» **Stored items**:
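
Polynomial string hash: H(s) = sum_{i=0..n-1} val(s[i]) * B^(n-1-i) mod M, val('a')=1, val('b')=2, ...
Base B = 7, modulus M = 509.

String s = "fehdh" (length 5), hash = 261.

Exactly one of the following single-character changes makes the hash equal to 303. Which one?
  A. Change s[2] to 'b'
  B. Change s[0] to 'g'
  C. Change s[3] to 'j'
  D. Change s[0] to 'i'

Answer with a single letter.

Answer: C

Derivation:
Option A: s[2]='h'->'b', delta=(2-8)*7^2 mod 509 = 215, hash=261+215 mod 509 = 476
Option B: s[0]='f'->'g', delta=(7-6)*7^4 mod 509 = 365, hash=261+365 mod 509 = 117
Option C: s[3]='d'->'j', delta=(10-4)*7^1 mod 509 = 42, hash=261+42 mod 509 = 303 <-- target
Option D: s[0]='f'->'i', delta=(9-6)*7^4 mod 509 = 77, hash=261+77 mod 509 = 338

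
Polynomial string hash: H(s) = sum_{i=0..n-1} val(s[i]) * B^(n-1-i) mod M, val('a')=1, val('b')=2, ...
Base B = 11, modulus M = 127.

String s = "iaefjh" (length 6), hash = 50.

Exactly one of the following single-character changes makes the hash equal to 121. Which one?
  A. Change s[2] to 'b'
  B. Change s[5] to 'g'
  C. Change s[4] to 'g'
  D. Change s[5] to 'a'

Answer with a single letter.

Option A: s[2]='e'->'b', delta=(2-5)*11^3 mod 127 = 71, hash=50+71 mod 127 = 121 <-- target
Option B: s[5]='h'->'g', delta=(7-8)*11^0 mod 127 = 126, hash=50+126 mod 127 = 49
Option C: s[4]='j'->'g', delta=(7-10)*11^1 mod 127 = 94, hash=50+94 mod 127 = 17
Option D: s[5]='h'->'a', delta=(1-8)*11^0 mod 127 = 120, hash=50+120 mod 127 = 43

Answer: A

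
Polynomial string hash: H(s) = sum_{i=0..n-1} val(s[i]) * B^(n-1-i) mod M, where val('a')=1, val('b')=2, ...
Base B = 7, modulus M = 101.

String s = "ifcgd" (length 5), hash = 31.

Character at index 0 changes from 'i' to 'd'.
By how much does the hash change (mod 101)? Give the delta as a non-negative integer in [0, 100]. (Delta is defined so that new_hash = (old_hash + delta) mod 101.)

Delta formula: (val(new) - val(old)) * B^(n-1-k) mod M
  val('d') - val('i') = 4 - 9 = -5
  B^(n-1-k) = 7^4 mod 101 = 78
  Delta = -5 * 78 mod 101 = 14

Answer: 14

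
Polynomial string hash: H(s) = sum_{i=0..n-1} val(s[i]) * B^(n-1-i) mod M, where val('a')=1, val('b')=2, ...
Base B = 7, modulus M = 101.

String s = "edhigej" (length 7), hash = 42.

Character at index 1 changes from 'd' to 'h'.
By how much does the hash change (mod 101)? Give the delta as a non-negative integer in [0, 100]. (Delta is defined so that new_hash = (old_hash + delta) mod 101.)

Delta formula: (val(new) - val(old)) * B^(n-1-k) mod M
  val('h') - val('d') = 8 - 4 = 4
  B^(n-1-k) = 7^5 mod 101 = 41
  Delta = 4 * 41 mod 101 = 63

Answer: 63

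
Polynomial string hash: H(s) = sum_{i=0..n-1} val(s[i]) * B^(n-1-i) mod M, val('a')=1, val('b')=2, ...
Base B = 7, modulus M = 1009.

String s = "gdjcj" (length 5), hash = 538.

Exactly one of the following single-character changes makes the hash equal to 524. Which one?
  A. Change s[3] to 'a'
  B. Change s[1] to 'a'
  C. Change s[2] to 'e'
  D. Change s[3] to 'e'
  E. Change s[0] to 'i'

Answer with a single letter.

Option A: s[3]='c'->'a', delta=(1-3)*7^1 mod 1009 = 995, hash=538+995 mod 1009 = 524 <-- target
Option B: s[1]='d'->'a', delta=(1-4)*7^3 mod 1009 = 989, hash=538+989 mod 1009 = 518
Option C: s[2]='j'->'e', delta=(5-10)*7^2 mod 1009 = 764, hash=538+764 mod 1009 = 293
Option D: s[3]='c'->'e', delta=(5-3)*7^1 mod 1009 = 14, hash=538+14 mod 1009 = 552
Option E: s[0]='g'->'i', delta=(9-7)*7^4 mod 1009 = 766, hash=538+766 mod 1009 = 295

Answer: A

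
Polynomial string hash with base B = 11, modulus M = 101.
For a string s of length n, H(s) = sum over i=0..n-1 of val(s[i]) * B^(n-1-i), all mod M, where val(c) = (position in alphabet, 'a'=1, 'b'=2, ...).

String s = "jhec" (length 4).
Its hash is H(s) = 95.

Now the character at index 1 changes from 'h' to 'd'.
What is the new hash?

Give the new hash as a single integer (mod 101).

val('h') = 8, val('d') = 4
Position k = 1, exponent = n-1-k = 2
B^2 mod M = 11^2 mod 101 = 20
Delta = (4 - 8) * 20 mod 101 = 21
New hash = (95 + 21) mod 101 = 15

Answer: 15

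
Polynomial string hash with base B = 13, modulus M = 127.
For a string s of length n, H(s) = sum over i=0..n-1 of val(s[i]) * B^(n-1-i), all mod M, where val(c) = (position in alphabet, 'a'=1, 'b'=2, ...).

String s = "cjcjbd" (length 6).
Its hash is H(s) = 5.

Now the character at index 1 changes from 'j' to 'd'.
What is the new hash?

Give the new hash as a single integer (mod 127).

Answer: 89

Derivation:
val('j') = 10, val('d') = 4
Position k = 1, exponent = n-1-k = 4
B^4 mod M = 13^4 mod 127 = 113
Delta = (4 - 10) * 113 mod 127 = 84
New hash = (5 + 84) mod 127 = 89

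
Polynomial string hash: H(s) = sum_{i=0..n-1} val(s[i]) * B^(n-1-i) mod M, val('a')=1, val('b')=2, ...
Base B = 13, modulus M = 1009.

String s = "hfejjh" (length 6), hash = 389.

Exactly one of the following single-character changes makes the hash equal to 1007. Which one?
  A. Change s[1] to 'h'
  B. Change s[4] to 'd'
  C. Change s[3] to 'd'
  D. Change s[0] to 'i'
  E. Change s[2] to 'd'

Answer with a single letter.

Option A: s[1]='f'->'h', delta=(8-6)*13^4 mod 1009 = 618, hash=389+618 mod 1009 = 1007 <-- target
Option B: s[4]='j'->'d', delta=(4-10)*13^1 mod 1009 = 931, hash=389+931 mod 1009 = 311
Option C: s[3]='j'->'d', delta=(4-10)*13^2 mod 1009 = 1004, hash=389+1004 mod 1009 = 384
Option D: s[0]='h'->'i', delta=(9-8)*13^5 mod 1009 = 990, hash=389+990 mod 1009 = 370
Option E: s[2]='e'->'d', delta=(4-5)*13^3 mod 1009 = 830, hash=389+830 mod 1009 = 210

Answer: A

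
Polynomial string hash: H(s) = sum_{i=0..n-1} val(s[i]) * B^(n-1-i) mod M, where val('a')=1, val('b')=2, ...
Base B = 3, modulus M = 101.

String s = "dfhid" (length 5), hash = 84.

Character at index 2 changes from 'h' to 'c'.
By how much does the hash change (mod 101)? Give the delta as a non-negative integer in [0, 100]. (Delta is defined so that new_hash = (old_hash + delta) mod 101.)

Delta formula: (val(new) - val(old)) * B^(n-1-k) mod M
  val('c') - val('h') = 3 - 8 = -5
  B^(n-1-k) = 3^2 mod 101 = 9
  Delta = -5 * 9 mod 101 = 56

Answer: 56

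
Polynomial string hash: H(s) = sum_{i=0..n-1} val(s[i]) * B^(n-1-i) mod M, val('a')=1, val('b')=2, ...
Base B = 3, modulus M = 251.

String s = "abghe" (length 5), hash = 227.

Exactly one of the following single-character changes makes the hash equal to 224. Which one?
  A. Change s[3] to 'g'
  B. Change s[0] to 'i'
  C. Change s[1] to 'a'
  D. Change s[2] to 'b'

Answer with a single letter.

Answer: A

Derivation:
Option A: s[3]='h'->'g', delta=(7-8)*3^1 mod 251 = 248, hash=227+248 mod 251 = 224 <-- target
Option B: s[0]='a'->'i', delta=(9-1)*3^4 mod 251 = 146, hash=227+146 mod 251 = 122
Option C: s[1]='b'->'a', delta=(1-2)*3^3 mod 251 = 224, hash=227+224 mod 251 = 200
Option D: s[2]='g'->'b', delta=(2-7)*3^2 mod 251 = 206, hash=227+206 mod 251 = 182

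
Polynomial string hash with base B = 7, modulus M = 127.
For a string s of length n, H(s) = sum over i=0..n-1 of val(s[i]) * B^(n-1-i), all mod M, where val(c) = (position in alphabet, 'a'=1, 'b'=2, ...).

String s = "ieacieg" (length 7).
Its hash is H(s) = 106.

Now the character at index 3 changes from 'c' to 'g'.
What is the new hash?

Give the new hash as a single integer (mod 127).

val('c') = 3, val('g') = 7
Position k = 3, exponent = n-1-k = 3
B^3 mod M = 7^3 mod 127 = 89
Delta = (7 - 3) * 89 mod 127 = 102
New hash = (106 + 102) mod 127 = 81

Answer: 81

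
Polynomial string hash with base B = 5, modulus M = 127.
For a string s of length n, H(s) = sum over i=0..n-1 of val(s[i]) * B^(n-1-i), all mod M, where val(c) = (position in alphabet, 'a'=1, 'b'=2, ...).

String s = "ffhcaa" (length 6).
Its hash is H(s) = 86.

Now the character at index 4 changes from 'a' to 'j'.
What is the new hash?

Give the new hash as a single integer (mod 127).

Answer: 4

Derivation:
val('a') = 1, val('j') = 10
Position k = 4, exponent = n-1-k = 1
B^1 mod M = 5^1 mod 127 = 5
Delta = (10 - 1) * 5 mod 127 = 45
New hash = (86 + 45) mod 127 = 4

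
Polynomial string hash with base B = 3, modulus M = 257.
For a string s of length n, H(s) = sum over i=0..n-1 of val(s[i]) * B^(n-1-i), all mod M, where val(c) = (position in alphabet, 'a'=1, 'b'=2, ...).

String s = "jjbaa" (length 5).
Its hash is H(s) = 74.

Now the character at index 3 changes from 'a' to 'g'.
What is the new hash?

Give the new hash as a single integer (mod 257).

Answer: 92

Derivation:
val('a') = 1, val('g') = 7
Position k = 3, exponent = n-1-k = 1
B^1 mod M = 3^1 mod 257 = 3
Delta = (7 - 1) * 3 mod 257 = 18
New hash = (74 + 18) mod 257 = 92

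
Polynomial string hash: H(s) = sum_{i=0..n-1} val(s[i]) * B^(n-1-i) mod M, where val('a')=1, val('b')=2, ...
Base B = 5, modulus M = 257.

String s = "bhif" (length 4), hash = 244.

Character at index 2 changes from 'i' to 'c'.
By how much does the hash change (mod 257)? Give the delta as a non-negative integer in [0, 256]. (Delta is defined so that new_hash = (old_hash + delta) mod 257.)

Answer: 227

Derivation:
Delta formula: (val(new) - val(old)) * B^(n-1-k) mod M
  val('c') - val('i') = 3 - 9 = -6
  B^(n-1-k) = 5^1 mod 257 = 5
  Delta = -6 * 5 mod 257 = 227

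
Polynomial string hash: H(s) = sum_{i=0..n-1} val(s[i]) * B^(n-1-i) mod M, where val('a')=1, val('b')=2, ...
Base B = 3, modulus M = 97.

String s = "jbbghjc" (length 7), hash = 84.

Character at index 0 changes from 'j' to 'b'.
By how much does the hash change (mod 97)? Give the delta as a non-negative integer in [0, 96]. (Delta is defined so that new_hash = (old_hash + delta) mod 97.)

Answer: 85

Derivation:
Delta formula: (val(new) - val(old)) * B^(n-1-k) mod M
  val('b') - val('j') = 2 - 10 = -8
  B^(n-1-k) = 3^6 mod 97 = 50
  Delta = -8 * 50 mod 97 = 85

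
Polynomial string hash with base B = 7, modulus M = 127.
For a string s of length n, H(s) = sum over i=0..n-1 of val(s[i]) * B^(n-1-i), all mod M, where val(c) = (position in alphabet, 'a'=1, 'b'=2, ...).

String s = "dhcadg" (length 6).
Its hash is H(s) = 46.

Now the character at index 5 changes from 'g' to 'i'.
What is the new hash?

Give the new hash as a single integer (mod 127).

Answer: 48

Derivation:
val('g') = 7, val('i') = 9
Position k = 5, exponent = n-1-k = 0
B^0 mod M = 7^0 mod 127 = 1
Delta = (9 - 7) * 1 mod 127 = 2
New hash = (46 + 2) mod 127 = 48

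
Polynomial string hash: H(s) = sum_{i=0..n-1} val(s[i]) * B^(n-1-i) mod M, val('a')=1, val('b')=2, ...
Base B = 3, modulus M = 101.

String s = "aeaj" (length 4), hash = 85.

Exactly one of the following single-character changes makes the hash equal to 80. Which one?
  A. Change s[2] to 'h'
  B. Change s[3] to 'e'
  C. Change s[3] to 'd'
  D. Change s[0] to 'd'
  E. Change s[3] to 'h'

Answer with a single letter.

Option A: s[2]='a'->'h', delta=(8-1)*3^1 mod 101 = 21, hash=85+21 mod 101 = 5
Option B: s[3]='j'->'e', delta=(5-10)*3^0 mod 101 = 96, hash=85+96 mod 101 = 80 <-- target
Option C: s[3]='j'->'d', delta=(4-10)*3^0 mod 101 = 95, hash=85+95 mod 101 = 79
Option D: s[0]='a'->'d', delta=(4-1)*3^3 mod 101 = 81, hash=85+81 mod 101 = 65
Option E: s[3]='j'->'h', delta=(8-10)*3^0 mod 101 = 99, hash=85+99 mod 101 = 83

Answer: B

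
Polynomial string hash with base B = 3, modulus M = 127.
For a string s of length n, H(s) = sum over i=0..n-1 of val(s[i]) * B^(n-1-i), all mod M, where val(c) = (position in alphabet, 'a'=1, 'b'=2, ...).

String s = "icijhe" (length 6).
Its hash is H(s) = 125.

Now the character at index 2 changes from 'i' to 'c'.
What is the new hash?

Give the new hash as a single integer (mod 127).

val('i') = 9, val('c') = 3
Position k = 2, exponent = n-1-k = 3
B^3 mod M = 3^3 mod 127 = 27
Delta = (3 - 9) * 27 mod 127 = 92
New hash = (125 + 92) mod 127 = 90

Answer: 90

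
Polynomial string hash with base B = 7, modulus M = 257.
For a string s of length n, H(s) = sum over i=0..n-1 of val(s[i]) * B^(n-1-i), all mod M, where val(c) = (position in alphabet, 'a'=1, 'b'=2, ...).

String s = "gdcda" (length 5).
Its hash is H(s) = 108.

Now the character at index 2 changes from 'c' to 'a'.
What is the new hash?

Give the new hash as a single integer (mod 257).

Answer: 10

Derivation:
val('c') = 3, val('a') = 1
Position k = 2, exponent = n-1-k = 2
B^2 mod M = 7^2 mod 257 = 49
Delta = (1 - 3) * 49 mod 257 = 159
New hash = (108 + 159) mod 257 = 10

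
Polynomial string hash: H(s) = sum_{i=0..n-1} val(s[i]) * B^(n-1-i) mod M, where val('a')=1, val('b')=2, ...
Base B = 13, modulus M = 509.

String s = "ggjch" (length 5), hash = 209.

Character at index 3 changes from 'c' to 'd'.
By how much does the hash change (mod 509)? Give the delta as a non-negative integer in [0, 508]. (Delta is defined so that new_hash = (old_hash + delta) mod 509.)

Delta formula: (val(new) - val(old)) * B^(n-1-k) mod M
  val('d') - val('c') = 4 - 3 = 1
  B^(n-1-k) = 13^1 mod 509 = 13
  Delta = 1 * 13 mod 509 = 13

Answer: 13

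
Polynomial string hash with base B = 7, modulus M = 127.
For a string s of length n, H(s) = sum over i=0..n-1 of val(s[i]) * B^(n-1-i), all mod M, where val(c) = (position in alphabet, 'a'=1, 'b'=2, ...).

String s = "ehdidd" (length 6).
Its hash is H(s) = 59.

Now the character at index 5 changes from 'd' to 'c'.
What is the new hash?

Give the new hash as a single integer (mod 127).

val('d') = 4, val('c') = 3
Position k = 5, exponent = n-1-k = 0
B^0 mod M = 7^0 mod 127 = 1
Delta = (3 - 4) * 1 mod 127 = 126
New hash = (59 + 126) mod 127 = 58

Answer: 58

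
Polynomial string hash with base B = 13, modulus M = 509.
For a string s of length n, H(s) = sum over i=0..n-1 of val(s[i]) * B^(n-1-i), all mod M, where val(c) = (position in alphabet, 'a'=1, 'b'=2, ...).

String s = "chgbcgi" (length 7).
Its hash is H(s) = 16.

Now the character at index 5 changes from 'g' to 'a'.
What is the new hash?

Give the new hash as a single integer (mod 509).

val('g') = 7, val('a') = 1
Position k = 5, exponent = n-1-k = 1
B^1 mod M = 13^1 mod 509 = 13
Delta = (1 - 7) * 13 mod 509 = 431
New hash = (16 + 431) mod 509 = 447

Answer: 447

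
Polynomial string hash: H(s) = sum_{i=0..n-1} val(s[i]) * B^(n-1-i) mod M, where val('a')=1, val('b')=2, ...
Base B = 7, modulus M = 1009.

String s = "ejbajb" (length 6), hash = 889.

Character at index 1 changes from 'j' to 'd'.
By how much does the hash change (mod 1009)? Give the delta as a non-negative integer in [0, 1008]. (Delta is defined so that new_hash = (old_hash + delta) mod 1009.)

Delta formula: (val(new) - val(old)) * B^(n-1-k) mod M
  val('d') - val('j') = 4 - 10 = -6
  B^(n-1-k) = 7^4 mod 1009 = 383
  Delta = -6 * 383 mod 1009 = 729

Answer: 729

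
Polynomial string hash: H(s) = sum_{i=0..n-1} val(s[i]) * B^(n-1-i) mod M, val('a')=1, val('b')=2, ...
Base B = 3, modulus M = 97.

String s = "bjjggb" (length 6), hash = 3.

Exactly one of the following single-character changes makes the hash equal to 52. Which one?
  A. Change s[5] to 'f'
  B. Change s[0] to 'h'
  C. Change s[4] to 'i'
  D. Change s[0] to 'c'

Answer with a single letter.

Option A: s[5]='b'->'f', delta=(6-2)*3^0 mod 97 = 4, hash=3+4 mod 97 = 7
Option B: s[0]='b'->'h', delta=(8-2)*3^5 mod 97 = 3, hash=3+3 mod 97 = 6
Option C: s[4]='g'->'i', delta=(9-7)*3^1 mod 97 = 6, hash=3+6 mod 97 = 9
Option D: s[0]='b'->'c', delta=(3-2)*3^5 mod 97 = 49, hash=3+49 mod 97 = 52 <-- target

Answer: D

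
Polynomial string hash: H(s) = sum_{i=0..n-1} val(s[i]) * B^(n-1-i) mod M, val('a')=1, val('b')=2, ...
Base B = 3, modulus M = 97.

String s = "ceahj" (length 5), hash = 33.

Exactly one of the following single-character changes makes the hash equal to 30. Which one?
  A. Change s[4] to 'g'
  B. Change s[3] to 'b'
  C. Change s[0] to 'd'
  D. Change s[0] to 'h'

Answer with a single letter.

Answer: A

Derivation:
Option A: s[4]='j'->'g', delta=(7-10)*3^0 mod 97 = 94, hash=33+94 mod 97 = 30 <-- target
Option B: s[3]='h'->'b', delta=(2-8)*3^1 mod 97 = 79, hash=33+79 mod 97 = 15
Option C: s[0]='c'->'d', delta=(4-3)*3^4 mod 97 = 81, hash=33+81 mod 97 = 17
Option D: s[0]='c'->'h', delta=(8-3)*3^4 mod 97 = 17, hash=33+17 mod 97 = 50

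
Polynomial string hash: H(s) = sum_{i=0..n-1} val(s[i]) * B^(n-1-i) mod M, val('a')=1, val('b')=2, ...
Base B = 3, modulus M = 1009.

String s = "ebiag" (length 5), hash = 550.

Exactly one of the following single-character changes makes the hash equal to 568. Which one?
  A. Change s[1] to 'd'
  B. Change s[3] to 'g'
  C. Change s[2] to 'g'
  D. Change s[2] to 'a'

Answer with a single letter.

Option A: s[1]='b'->'d', delta=(4-2)*3^3 mod 1009 = 54, hash=550+54 mod 1009 = 604
Option B: s[3]='a'->'g', delta=(7-1)*3^1 mod 1009 = 18, hash=550+18 mod 1009 = 568 <-- target
Option C: s[2]='i'->'g', delta=(7-9)*3^2 mod 1009 = 991, hash=550+991 mod 1009 = 532
Option D: s[2]='i'->'a', delta=(1-9)*3^2 mod 1009 = 937, hash=550+937 mod 1009 = 478

Answer: B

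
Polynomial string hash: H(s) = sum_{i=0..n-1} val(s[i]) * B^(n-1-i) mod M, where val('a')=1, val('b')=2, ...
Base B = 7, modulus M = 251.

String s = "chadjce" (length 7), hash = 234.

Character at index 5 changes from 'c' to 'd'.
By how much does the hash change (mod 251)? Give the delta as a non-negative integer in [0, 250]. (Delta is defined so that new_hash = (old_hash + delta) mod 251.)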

» **How to complete this task**: Please give back, exactly as it stands above, the stretch from the line with "A. Change s[1] to 'd'" through the line with "D. Change s[2] to 'a'", and no line outside it.

» **Exercise result**:
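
  A. Change s[1] to 'd'
  B. Change s[3] to 'g'
  C. Change s[2] to 'g'
  D. Change s[2] to 'a'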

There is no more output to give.